▶ Task item
Copy out the records that appear below, exactly as each one reads.

▶ Records from a data collection
★ ★ ★ ★ ★

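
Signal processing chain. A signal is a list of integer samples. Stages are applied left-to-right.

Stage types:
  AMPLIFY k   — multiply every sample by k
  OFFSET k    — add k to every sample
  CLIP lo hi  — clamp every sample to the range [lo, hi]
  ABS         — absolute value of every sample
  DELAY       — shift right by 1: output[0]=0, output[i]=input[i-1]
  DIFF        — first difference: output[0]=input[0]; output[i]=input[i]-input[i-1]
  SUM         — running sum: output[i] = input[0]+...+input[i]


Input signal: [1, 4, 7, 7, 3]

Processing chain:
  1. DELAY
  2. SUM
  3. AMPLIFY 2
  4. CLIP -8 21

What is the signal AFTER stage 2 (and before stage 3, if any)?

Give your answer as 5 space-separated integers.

Answer: 0 1 5 12 19

Derivation:
Input: [1, 4, 7, 7, 3]
Stage 1 (DELAY): [0, 1, 4, 7, 7] = [0, 1, 4, 7, 7] -> [0, 1, 4, 7, 7]
Stage 2 (SUM): sum[0..0]=0, sum[0..1]=1, sum[0..2]=5, sum[0..3]=12, sum[0..4]=19 -> [0, 1, 5, 12, 19]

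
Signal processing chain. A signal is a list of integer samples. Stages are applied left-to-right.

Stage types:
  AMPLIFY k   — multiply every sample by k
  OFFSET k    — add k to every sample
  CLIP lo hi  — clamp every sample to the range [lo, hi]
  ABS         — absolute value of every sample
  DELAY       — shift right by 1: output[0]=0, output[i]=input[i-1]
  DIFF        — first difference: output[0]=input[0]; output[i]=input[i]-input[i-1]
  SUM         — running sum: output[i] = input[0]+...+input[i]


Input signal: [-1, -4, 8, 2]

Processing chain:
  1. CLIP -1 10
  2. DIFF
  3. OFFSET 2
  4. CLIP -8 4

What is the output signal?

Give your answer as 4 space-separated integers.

Input: [-1, -4, 8, 2]
Stage 1 (CLIP -1 10): clip(-1,-1,10)=-1, clip(-4,-1,10)=-1, clip(8,-1,10)=8, clip(2,-1,10)=2 -> [-1, -1, 8, 2]
Stage 2 (DIFF): s[0]=-1, -1--1=0, 8--1=9, 2-8=-6 -> [-1, 0, 9, -6]
Stage 3 (OFFSET 2): -1+2=1, 0+2=2, 9+2=11, -6+2=-4 -> [1, 2, 11, -4]
Stage 4 (CLIP -8 4): clip(1,-8,4)=1, clip(2,-8,4)=2, clip(11,-8,4)=4, clip(-4,-8,4)=-4 -> [1, 2, 4, -4]

Answer: 1 2 4 -4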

★ ★ ★ ★ ★

▶ Solution for this exercise
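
Signal processing chain. A signal is a list of integer samples. Stages are applied left-to-right.

Stage types:
  AMPLIFY k   — multiply every sample by k
  OFFSET k    — add k to every sample
  CLIP lo hi  — clamp every sample to the range [lo, hi]
  ABS         — absolute value of every sample
  DELAY       — shift right by 1: output[0]=0, output[i]=input[i-1]
  DIFF        — first difference: output[0]=input[0]; output[i]=input[i]-input[i-1]
  SUM         — running sum: output[i] = input[0]+...+input[i]


Input signal: [1, 4, 7, 7, 3]

Processing chain:
  1. DELAY
  2. SUM
  3. AMPLIFY 2
  4. CLIP -8 21

What is the signal AFTER stage 2 (and before stage 3, if any)?

Give your answer as 5 space-separated integers.

Answer: 0 1 5 12 19

Derivation:
Input: [1, 4, 7, 7, 3]
Stage 1 (DELAY): [0, 1, 4, 7, 7] = [0, 1, 4, 7, 7] -> [0, 1, 4, 7, 7]
Stage 2 (SUM): sum[0..0]=0, sum[0..1]=1, sum[0..2]=5, sum[0..3]=12, sum[0..4]=19 -> [0, 1, 5, 12, 19]

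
Signal processing chain. A signal is a list of integer samples. Stages are applied left-to-right.

Stage types:
  AMPLIFY k   — multiply every sample by k
  OFFSET k    — add k to every sample
  CLIP lo hi  — clamp every sample to the range [lo, hi]
  ABS         — absolute value of every sample
  DELAY       — shift right by 1: output[0]=0, output[i]=input[i-1]
  DIFF        — first difference: output[0]=input[0]; output[i]=input[i]-input[i-1]
  SUM         — running sum: output[i] = input[0]+...+input[i]


Input signal: [-1, -4, 8, 2]

Processing chain:
  1. CLIP -1 10
  2. DIFF
  3. OFFSET 2
  4. CLIP -8 4

What is the output signal?

Give your answer as 4 space-separated integers.

Input: [-1, -4, 8, 2]
Stage 1 (CLIP -1 10): clip(-1,-1,10)=-1, clip(-4,-1,10)=-1, clip(8,-1,10)=8, clip(2,-1,10)=2 -> [-1, -1, 8, 2]
Stage 2 (DIFF): s[0]=-1, -1--1=0, 8--1=9, 2-8=-6 -> [-1, 0, 9, -6]
Stage 3 (OFFSET 2): -1+2=1, 0+2=2, 9+2=11, -6+2=-4 -> [1, 2, 11, -4]
Stage 4 (CLIP -8 4): clip(1,-8,4)=1, clip(2,-8,4)=2, clip(11,-8,4)=4, clip(-4,-8,4)=-4 -> [1, 2, 4, -4]

Answer: 1 2 4 -4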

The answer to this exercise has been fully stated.